(Records drawn from a dataset)

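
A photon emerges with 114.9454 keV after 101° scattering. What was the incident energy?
157.0000 keV

Convert final energy to wavelength (hc ≈ 1239.842 keV·pm):
λ' = hc/E' = 1239.842 / 114.9454 = 10.7864 pm

Calculate the Compton shift:
Δλ = λ_C(1 - cos(101°))
Δλ = 2.4263 × (1 - cos(101°))
Δλ = 2.8893 pm

Initial wavelength:
λ = λ' - Δλ = 10.7864 - 2.8893 = 7.8971 pm

Initial energy:
E = hc/λ = 1239.842 / 7.8971 = 157.0000 keV

(Intermediate values are shown rounded; full precision is carried through to the final answer.)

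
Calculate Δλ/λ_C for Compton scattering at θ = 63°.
0.5460 λ_C

The Compton shift formula is:
Δλ = λ_C(1 - cos θ)

Dividing both sides by λ_C:
Δλ/λ_C = 1 - cos θ

For θ = 63°:
Δλ/λ_C = 1 - cos(63°)
Δλ/λ_C = 1 - 0.4540
Δλ/λ_C = 0.5460

This means the shift is 0.5460 × λ_C = 1.3248 pm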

* Directions:
Please copy out every entry word for word.

* Solution to the problem:
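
A photon emerges with 114.9454 keV after 101° scattering. What was the incident energy?
157.0000 keV

Convert final energy to wavelength (hc ≈ 1239.842 keV·pm):
λ' = hc/E' = 1239.842 / 114.9454 = 10.7864 pm

Calculate the Compton shift:
Δλ = λ_C(1 - cos(101°))
Δλ = 2.4263 × (1 - cos(101°))
Δλ = 2.8893 pm

Initial wavelength:
λ = λ' - Δλ = 10.7864 - 2.8893 = 7.8971 pm

Initial energy:
E = hc/λ = 1239.842 / 7.8971 = 157.0000 keV

(Intermediate values are shown rounded; full precision is carried through to the final answer.)

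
Calculate Δλ/λ_C for Compton scattering at θ = 63°.
0.5460 λ_C

The Compton shift formula is:
Δλ = λ_C(1 - cos θ)

Dividing both sides by λ_C:
Δλ/λ_C = 1 - cos θ

For θ = 63°:
Δλ/λ_C = 1 - cos(63°)
Δλ/λ_C = 1 - 0.4540
Δλ/λ_C = 0.5460

This means the shift is 0.5460 × λ_C = 1.3248 pm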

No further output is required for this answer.